→ **What the exercise asks**: As the answer, set down the lines below from the one containing "Answer: 5328" through the one containing "Answer: 28186011/2930 ≈ 9619.8", exactly and inclusively, and no others.

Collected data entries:
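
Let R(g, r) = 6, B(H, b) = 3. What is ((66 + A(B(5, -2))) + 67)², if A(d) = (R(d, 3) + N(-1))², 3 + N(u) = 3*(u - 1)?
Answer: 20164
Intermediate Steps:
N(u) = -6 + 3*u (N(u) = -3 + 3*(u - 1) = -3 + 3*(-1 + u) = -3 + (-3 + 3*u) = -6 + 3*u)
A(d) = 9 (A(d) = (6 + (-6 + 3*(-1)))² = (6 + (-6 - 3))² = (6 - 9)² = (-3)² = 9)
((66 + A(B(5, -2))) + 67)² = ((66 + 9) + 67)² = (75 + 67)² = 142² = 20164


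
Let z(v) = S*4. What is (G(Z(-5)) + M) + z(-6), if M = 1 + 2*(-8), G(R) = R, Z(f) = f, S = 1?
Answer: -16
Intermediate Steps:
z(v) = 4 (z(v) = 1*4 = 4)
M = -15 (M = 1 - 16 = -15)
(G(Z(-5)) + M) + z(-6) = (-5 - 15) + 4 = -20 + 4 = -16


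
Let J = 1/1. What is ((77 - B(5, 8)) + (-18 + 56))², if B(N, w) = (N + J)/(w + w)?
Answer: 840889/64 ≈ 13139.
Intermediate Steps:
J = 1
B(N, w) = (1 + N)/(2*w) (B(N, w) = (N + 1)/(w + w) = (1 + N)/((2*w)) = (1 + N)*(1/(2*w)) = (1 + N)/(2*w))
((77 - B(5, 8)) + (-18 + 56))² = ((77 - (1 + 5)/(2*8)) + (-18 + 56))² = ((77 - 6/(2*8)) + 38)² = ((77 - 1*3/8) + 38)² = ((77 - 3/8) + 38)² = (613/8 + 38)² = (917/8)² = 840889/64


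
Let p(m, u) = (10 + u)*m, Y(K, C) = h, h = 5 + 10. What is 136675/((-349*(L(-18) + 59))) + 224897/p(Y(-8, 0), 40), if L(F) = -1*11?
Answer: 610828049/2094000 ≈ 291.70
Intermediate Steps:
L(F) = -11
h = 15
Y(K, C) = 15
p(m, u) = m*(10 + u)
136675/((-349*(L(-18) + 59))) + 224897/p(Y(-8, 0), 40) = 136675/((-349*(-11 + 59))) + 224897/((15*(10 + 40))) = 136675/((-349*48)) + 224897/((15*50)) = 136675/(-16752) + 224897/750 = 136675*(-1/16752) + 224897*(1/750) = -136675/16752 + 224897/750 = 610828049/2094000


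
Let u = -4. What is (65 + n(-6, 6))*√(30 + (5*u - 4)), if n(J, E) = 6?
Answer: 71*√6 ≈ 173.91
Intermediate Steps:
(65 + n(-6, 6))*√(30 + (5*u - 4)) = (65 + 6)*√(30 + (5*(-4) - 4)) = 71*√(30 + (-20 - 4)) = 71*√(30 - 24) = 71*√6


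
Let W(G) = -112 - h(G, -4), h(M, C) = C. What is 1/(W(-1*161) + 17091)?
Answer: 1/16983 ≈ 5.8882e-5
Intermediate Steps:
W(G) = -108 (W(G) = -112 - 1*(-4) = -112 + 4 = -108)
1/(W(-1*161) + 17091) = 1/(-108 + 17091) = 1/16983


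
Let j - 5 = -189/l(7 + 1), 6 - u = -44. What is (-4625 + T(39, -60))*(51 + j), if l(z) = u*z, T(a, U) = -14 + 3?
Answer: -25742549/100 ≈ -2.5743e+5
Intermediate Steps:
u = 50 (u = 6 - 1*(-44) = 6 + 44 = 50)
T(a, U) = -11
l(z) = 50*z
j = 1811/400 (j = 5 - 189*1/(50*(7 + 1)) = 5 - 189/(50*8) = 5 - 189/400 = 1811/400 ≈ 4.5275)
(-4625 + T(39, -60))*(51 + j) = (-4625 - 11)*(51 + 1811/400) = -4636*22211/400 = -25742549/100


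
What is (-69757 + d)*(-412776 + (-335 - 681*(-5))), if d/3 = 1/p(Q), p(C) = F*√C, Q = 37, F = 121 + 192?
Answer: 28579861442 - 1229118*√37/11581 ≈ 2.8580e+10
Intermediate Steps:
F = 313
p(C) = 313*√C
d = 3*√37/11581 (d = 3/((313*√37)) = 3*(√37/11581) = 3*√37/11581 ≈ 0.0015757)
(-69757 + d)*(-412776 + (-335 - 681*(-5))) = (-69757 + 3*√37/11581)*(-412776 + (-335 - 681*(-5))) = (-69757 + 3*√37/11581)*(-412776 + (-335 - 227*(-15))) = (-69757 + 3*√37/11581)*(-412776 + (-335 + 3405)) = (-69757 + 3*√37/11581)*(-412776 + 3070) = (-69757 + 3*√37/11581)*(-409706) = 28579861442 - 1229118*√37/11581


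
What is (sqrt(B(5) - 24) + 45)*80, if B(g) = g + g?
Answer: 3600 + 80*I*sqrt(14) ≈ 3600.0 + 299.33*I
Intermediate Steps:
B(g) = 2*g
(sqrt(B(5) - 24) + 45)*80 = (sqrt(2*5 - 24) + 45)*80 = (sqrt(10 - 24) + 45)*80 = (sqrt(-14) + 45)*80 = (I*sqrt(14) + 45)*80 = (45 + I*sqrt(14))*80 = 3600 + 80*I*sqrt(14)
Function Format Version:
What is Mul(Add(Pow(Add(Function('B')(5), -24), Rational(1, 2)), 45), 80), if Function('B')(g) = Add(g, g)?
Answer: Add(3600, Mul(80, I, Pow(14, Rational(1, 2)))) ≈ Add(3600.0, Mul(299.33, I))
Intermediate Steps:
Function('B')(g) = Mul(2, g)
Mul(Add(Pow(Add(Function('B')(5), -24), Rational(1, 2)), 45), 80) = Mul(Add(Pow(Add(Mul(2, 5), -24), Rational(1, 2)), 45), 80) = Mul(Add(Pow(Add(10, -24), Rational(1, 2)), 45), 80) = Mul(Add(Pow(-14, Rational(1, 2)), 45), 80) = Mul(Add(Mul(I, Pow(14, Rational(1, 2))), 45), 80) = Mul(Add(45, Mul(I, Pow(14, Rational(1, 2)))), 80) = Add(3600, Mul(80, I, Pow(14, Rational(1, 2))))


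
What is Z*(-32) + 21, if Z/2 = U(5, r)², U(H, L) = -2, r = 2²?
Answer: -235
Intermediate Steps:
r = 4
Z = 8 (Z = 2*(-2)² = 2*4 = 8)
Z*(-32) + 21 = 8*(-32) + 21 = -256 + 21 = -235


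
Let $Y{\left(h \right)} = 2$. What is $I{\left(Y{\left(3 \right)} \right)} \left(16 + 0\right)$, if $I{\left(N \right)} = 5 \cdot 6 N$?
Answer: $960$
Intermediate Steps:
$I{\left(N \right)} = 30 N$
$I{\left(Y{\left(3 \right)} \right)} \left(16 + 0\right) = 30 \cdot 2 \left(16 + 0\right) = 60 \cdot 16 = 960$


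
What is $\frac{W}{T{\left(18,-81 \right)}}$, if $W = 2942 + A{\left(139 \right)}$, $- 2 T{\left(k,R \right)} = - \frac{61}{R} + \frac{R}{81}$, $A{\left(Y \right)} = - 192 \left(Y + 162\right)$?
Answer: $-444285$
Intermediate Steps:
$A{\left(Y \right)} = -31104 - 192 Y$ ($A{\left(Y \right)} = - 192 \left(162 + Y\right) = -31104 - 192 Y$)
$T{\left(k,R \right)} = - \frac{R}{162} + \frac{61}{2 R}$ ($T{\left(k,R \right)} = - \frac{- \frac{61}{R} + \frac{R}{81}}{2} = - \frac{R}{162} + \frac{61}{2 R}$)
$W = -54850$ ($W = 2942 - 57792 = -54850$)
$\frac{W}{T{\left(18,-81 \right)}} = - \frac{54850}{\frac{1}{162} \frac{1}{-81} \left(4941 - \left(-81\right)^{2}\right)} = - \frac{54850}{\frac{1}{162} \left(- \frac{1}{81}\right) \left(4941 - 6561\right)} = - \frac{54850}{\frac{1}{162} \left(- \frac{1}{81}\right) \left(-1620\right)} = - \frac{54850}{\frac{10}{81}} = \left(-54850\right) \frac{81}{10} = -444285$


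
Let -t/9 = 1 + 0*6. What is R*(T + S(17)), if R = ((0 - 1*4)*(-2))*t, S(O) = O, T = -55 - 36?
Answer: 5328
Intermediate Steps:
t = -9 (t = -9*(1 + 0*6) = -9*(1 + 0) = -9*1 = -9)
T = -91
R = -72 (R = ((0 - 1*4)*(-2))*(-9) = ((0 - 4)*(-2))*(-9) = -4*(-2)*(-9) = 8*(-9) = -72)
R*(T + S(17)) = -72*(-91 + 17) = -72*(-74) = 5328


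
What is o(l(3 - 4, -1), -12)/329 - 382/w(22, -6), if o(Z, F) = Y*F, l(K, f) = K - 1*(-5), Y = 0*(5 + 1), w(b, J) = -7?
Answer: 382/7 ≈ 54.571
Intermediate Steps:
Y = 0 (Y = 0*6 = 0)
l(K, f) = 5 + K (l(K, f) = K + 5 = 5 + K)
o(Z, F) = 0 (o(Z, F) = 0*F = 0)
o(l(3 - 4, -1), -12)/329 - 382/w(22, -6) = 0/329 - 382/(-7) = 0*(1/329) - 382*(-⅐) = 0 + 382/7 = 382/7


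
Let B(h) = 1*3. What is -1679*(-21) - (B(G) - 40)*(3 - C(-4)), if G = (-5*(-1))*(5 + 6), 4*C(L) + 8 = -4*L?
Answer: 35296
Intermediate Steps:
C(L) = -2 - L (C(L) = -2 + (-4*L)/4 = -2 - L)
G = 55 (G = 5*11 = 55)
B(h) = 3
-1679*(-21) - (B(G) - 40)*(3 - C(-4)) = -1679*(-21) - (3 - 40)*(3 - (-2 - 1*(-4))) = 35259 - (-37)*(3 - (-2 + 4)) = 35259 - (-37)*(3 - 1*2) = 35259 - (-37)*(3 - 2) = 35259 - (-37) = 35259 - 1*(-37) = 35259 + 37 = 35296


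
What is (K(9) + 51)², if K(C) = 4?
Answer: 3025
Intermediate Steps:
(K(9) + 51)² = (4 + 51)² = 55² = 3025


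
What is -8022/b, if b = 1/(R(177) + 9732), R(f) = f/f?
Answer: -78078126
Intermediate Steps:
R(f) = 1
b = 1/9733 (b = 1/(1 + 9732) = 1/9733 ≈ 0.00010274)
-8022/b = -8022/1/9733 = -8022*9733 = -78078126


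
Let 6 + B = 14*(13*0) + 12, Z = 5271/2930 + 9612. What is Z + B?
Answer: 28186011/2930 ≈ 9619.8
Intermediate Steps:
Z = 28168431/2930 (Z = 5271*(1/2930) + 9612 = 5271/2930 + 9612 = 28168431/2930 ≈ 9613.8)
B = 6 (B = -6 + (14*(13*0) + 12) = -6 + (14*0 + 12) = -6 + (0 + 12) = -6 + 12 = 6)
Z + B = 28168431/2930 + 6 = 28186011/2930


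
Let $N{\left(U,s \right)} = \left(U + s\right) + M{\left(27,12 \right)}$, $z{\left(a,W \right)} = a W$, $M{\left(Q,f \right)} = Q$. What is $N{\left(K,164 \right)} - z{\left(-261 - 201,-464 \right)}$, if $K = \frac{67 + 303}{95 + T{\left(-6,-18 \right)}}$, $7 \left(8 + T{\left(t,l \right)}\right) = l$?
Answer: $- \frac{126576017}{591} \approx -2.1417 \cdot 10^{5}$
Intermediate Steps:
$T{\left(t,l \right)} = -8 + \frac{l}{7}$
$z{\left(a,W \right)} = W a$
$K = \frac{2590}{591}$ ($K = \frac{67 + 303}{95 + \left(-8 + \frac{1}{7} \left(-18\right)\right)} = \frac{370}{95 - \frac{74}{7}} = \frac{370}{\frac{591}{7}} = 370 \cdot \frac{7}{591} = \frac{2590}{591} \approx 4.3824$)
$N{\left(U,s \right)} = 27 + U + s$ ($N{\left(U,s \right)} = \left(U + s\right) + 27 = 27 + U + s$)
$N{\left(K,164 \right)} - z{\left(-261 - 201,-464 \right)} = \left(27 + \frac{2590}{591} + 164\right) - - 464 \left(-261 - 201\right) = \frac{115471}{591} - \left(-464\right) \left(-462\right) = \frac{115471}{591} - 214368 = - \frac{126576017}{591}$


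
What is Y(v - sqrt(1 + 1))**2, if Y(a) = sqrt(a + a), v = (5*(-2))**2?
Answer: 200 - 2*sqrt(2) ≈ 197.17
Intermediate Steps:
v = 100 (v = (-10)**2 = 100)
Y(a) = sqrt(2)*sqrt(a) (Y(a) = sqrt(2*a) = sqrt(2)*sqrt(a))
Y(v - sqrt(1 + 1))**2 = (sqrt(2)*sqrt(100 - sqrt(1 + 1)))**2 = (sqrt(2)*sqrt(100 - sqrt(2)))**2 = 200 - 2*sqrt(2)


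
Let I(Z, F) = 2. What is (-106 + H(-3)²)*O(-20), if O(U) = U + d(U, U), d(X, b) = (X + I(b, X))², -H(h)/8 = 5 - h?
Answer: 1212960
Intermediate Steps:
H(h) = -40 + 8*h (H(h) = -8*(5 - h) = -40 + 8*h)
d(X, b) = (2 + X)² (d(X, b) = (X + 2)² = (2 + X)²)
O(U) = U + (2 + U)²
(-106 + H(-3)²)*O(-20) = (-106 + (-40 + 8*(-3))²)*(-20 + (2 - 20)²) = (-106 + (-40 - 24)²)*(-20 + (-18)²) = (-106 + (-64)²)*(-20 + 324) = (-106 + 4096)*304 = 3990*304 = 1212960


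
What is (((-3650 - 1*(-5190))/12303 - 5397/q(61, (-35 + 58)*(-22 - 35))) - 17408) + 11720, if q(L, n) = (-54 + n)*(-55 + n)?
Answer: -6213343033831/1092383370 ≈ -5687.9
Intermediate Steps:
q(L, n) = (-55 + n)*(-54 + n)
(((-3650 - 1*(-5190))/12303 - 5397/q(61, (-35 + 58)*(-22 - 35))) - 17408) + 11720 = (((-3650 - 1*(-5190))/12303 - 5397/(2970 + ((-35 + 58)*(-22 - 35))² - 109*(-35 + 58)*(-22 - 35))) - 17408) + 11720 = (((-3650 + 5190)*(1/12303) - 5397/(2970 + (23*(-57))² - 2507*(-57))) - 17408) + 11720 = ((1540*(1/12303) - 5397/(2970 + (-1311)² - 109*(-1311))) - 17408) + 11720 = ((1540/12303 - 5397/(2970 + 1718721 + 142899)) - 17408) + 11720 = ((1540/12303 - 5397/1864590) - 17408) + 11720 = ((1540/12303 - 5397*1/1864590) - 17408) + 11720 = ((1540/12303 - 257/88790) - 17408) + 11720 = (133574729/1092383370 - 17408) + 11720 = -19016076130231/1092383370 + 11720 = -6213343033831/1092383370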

→ **Task solution**:
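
Answer: 5328
Intermediate Steps:
t = -9 (t = -9*(1 + 0*6) = -9*(1 + 0) = -9*1 = -9)
T = -91
R = -72 (R = ((0 - 1*4)*(-2))*(-9) = ((0 - 4)*(-2))*(-9) = -4*(-2)*(-9) = 8*(-9) = -72)
R*(T + S(17)) = -72*(-91 + 17) = -72*(-74) = 5328


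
What is o(l(3 - 4, -1), -12)/329 - 382/w(22, -6), if o(Z, F) = Y*F, l(K, f) = K - 1*(-5), Y = 0*(5 + 1), w(b, J) = -7?
Answer: 382/7 ≈ 54.571
Intermediate Steps:
Y = 0 (Y = 0*6 = 0)
l(K, f) = 5 + K (l(K, f) = K + 5 = 5 + K)
o(Z, F) = 0 (o(Z, F) = 0*F = 0)
o(l(3 - 4, -1), -12)/329 - 382/w(22, -6) = 0/329 - 382/(-7) = 0*(1/329) - 382*(-⅐) = 0 + 382/7 = 382/7


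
Let B(h) = 1*3. What is -1679*(-21) - (B(G) - 40)*(3 - C(-4)), if G = (-5*(-1))*(5 + 6), 4*C(L) + 8 = -4*L?
Answer: 35296
Intermediate Steps:
C(L) = -2 - L (C(L) = -2 + (-4*L)/4 = -2 - L)
G = 55 (G = 5*11 = 55)
B(h) = 3
-1679*(-21) - (B(G) - 40)*(3 - C(-4)) = -1679*(-21) - (3 - 40)*(3 - (-2 - 1*(-4))) = 35259 - (-37)*(3 - (-2 + 4)) = 35259 - (-37)*(3 - 1*2) = 35259 - (-37)*(3 - 2) = 35259 - (-37) = 35259 - 1*(-37) = 35259 + 37 = 35296


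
What is (K(9) + 51)², if K(C) = 4?
Answer: 3025
Intermediate Steps:
(K(9) + 51)² = (4 + 51)² = 55² = 3025


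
What is -8022/b, if b = 1/(R(177) + 9732), R(f) = f/f?
Answer: -78078126
Intermediate Steps:
R(f) = 1
b = 1/9733 (b = 1/(1 + 9732) = 1/9733 ≈ 0.00010274)
-8022/b = -8022/1/9733 = -8022*9733 = -78078126


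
Let 6 + B = 14*(13*0) + 12, Z = 5271/2930 + 9612. What is Z + B?
Answer: 28186011/2930 ≈ 9619.8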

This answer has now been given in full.